* Exercise prompt
Look below for the line containing "2. C1 write"; from there, print each line exactly up to and including the line containing "Give a single integer.", and stop.

================================

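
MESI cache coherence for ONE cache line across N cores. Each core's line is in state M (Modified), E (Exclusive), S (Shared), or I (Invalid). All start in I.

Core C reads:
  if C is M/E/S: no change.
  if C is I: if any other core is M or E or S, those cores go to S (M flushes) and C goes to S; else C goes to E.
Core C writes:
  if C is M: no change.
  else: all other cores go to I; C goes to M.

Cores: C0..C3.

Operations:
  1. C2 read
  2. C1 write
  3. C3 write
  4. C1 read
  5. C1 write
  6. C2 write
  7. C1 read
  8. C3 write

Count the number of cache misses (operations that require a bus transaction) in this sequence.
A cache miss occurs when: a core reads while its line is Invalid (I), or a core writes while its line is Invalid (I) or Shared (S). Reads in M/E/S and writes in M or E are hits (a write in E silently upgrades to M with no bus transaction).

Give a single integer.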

================================

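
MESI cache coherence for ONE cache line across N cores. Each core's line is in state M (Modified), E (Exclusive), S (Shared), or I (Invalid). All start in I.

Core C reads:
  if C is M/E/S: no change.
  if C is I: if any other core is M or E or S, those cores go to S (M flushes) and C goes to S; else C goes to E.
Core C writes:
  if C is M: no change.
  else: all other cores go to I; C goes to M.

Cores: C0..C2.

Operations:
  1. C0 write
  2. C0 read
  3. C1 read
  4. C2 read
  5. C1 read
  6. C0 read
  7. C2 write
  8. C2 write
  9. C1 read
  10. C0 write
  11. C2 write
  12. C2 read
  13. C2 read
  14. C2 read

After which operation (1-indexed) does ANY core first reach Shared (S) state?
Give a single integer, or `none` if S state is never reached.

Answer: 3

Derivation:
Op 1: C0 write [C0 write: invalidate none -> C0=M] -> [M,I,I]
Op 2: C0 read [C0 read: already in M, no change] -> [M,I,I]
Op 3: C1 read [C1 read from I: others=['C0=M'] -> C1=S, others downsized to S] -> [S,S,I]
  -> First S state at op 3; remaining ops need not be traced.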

================================

* Reply
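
  2. C1 write
  3. C3 write
  4. C1 read
  5. C1 write
  6. C2 write
  7. C1 read
  8. C3 write

Count the number of cache misses (operations that require a bus transaction) in this sequence.
A cache miss occurs when: a core reads while its line is Invalid (I), or a core writes while its line is Invalid (I) or Shared (S). Reads in M/E/S and writes in M or E are hits (a write in E silently upgrades to M with no bus transaction).

Give a single integer.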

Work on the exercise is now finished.